PROBLEM TO SOLVE:
Write the data below out again, with each line matching the original.

RECORDS SUPPLIED:
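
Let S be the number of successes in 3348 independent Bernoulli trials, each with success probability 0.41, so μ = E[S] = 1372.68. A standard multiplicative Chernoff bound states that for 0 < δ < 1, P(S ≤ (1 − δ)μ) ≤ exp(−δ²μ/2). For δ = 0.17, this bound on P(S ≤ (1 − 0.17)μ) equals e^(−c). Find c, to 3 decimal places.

19.835

c = δ²μ/2 = 0.17²·1372.68/2 = 19.8352.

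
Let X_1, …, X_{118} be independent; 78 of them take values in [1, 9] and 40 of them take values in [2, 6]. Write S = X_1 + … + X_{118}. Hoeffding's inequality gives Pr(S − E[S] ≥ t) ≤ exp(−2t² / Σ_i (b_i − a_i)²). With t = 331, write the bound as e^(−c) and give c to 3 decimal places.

38.907

Σ(b_i − a_i)² = 78·8² + 40·4² = 5632.
c = 2t² / 5632 = 2·331² / 5632 = 38.9066.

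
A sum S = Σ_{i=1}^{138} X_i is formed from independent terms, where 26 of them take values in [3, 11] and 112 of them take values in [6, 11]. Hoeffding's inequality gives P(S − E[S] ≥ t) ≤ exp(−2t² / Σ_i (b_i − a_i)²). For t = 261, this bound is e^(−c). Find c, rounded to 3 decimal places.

30.520

Σ(b_i − a_i)² = 26·8² + 112·5² = 4464.
c = 2t² / 4464 = 2·261² / 4464 = 30.5202.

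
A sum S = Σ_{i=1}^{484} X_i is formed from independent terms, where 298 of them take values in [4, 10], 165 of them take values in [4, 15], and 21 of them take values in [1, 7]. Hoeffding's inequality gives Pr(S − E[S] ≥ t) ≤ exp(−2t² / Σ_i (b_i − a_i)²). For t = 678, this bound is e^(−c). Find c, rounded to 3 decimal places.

29.234

Σ(b_i − a_i)² = 298·6² + 165·11² + 21·6² = 31449.
c = 2t² / 31449 = 2·678² / 31449 = 29.2336.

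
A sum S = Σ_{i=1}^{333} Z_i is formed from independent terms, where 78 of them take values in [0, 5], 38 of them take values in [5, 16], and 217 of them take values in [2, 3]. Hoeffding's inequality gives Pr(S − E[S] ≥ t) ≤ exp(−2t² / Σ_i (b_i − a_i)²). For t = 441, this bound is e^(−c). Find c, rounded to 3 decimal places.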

EXERCISE ANSWER:
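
Let S be the number of successes in 3348 independent Bernoulli trials, each with success probability 0.41, so μ = E[S] = 1372.68. A standard multiplicative Chernoff bound states that for 0 < δ < 1, P(S ≤ (1 − δ)μ) ≤ exp(−δ²μ/2). For δ = 0.17, this bound on P(S ≤ (1 − 0.17)μ) equals e^(−c). Find c, to 3 decimal places.

19.835

c = δ²μ/2 = 0.17²·1372.68/2 = 19.8352.

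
Let X_1, …, X_{118} be independent; 78 of them take values in [1, 9] and 40 of them take values in [2, 6]. Write S = X_1 + … + X_{118}. Hoeffding's inequality gives Pr(S − E[S] ≥ t) ≤ exp(−2t² / Σ_i (b_i − a_i)²). With t = 331, write the bound as e^(−c) and give c to 3 decimal places.

38.907

Σ(b_i − a_i)² = 78·8² + 40·4² = 5632.
c = 2t² / 5632 = 2·331² / 5632 = 38.9066.

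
A sum S = Σ_{i=1}^{138} X_i is formed from independent terms, where 26 of them take values in [3, 11] and 112 of them take values in [6, 11]. Hoeffding's inequality gives P(S − E[S] ≥ t) ≤ exp(−2t² / Σ_i (b_i − a_i)²). For t = 261, this bound is e^(−c). Find c, rounded to 3 decimal places.

30.520

Σ(b_i − a_i)² = 26·8² + 112·5² = 4464.
c = 2t² / 4464 = 2·261² / 4464 = 30.5202.

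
A sum S = Σ_{i=1}^{484} X_i is formed from independent terms, where 298 of them take values in [4, 10], 165 of them take values in [4, 15], and 21 of them take values in [1, 7]. Hoeffding's inequality gives Pr(S − E[S] ≥ t) ≤ exp(−2t² / Σ_i (b_i − a_i)²). For t = 678, this bound is e^(−c). Find c, rounded to 3 decimal places.

29.234

Σ(b_i − a_i)² = 298·6² + 165·11² + 21·6² = 31449.
c = 2t² / 31449 = 2·678² / 31449 = 29.2336.

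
A sum S = Σ_{i=1}^{333} Z_i is formed from independent terms, where 78 of them take values in [0, 5], 38 of them take values in [5, 16], and 217 of them take values in [2, 3]. Hoeffding's inequality gives Pr(S − E[S] ≥ t) ≤ exp(−2t² / Σ_i (b_i − a_i)²). For t = 441, this bound is e^(−c). Find c, rounded to 3 decimal places.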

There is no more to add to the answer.